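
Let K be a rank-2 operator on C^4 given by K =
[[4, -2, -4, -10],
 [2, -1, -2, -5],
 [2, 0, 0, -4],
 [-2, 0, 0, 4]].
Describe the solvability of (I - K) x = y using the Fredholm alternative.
(I - K) is invertible (det(I - K) = -6 ≠ 0), so for every y in C^4 the equation (I - K) x = y has a unique solution.

K has rank 2 and factors as K = U V^T = u1 v1^T + u2 v2^T with u1 = (-2, -1, -2, 2), v1 = (-1, 0, 0, 2), u2 = (2, 1, 0, 0), v2 = (1, -1, -2, -3) (multiplying out reproduces the displayed K). The nonzero eigenvalues of U V^T coincide with those of the 2 x 2 matrix G = V^T U = [[v1·u1, v1·u2], [v2·u1, v2·u2]] = [[6, -2], [-3, 1]], and by the Sylvester determinant identity det(I_4 - U V^T) = det(I_2 - V^T U) = det([[-5, 2], [3, 0]]) = (-5)(0) - (2)(3) = -6. (Direct check: I - K =
[[-3, 2, 4, 10],
 [-2, 2, 2, 5],
 [-2, 0, 1, 4],
 [2, 0, 0, -3]]
has determinant -6.) The finite-dimensional Fredholm alternative says: either (I - K) is invertible, or ker(I - K) ≠ {0} and then range(I - K) = ker((I - K)^*)^⊥, with dim ker(I - K) = dim ker((I - K)^*). Since det(I - K) ≠ 0, 1 is not an eigenvalue of K and ker(I - K) = {0}, so we are in the first case: for every y there is a unique x = (I - K)^(-1) y. (Explicitly, by the Woodbury identity, (I - U V^T)^(-1) = I + U (I_2 - G)^(-1) V^T.)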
━━━━━━━━━━
What needs to be done:
Would you please transcribe all of the entries above exactly?

Task output:
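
Let K be a rank-2 operator on C^4 given by K =
[[4, -2, -4, -10],
 [2, -1, -2, -5],
 [2, 0, 0, -4],
 [-2, 0, 0, 4]].
Describe the solvability of (I - K) x = y using the Fredholm alternative.
(I - K) is invertible (det(I - K) = -6 ≠ 0), so for every y in C^4 the equation (I - K) x = y has a unique solution.

K has rank 2 and factors as K = U V^T = u1 v1^T + u2 v2^T with u1 = (-2, -1, -2, 2), v1 = (-1, 0, 0, 2), u2 = (2, 1, 0, 0), v2 = (1, -1, -2, -3) (multiplying out reproduces the displayed K). The nonzero eigenvalues of U V^T coincide with those of the 2 x 2 matrix G = V^T U = [[v1·u1, v1·u2], [v2·u1, v2·u2]] = [[6, -2], [-3, 1]], and by the Sylvester determinant identity det(I_4 - U V^T) = det(I_2 - V^T U) = det([[-5, 2], [3, 0]]) = (-5)(0) - (2)(3) = -6. (Direct check: I - K =
[[-3, 2, 4, 10],
 [-2, 2, 2, 5],
 [-2, 0, 1, 4],
 [2, 0, 0, -3]]
has determinant -6.) The finite-dimensional Fredholm alternative says: either (I - K) is invertible, or ker(I - K) ≠ {0} and then range(I - K) = ker((I - K)^*)^⊥, with dim ker(I - K) = dim ker((I - K)^*). Since det(I - K) ≠ 0, 1 is not an eigenvalue of K and ker(I - K) = {0}, so we are in the first case: for every y there is a unique x = (I - K)^(-1) y. (Explicitly, by the Woodbury identity, (I - U V^T)^(-1) = I + U (I_2 - G)^(-1) V^T.)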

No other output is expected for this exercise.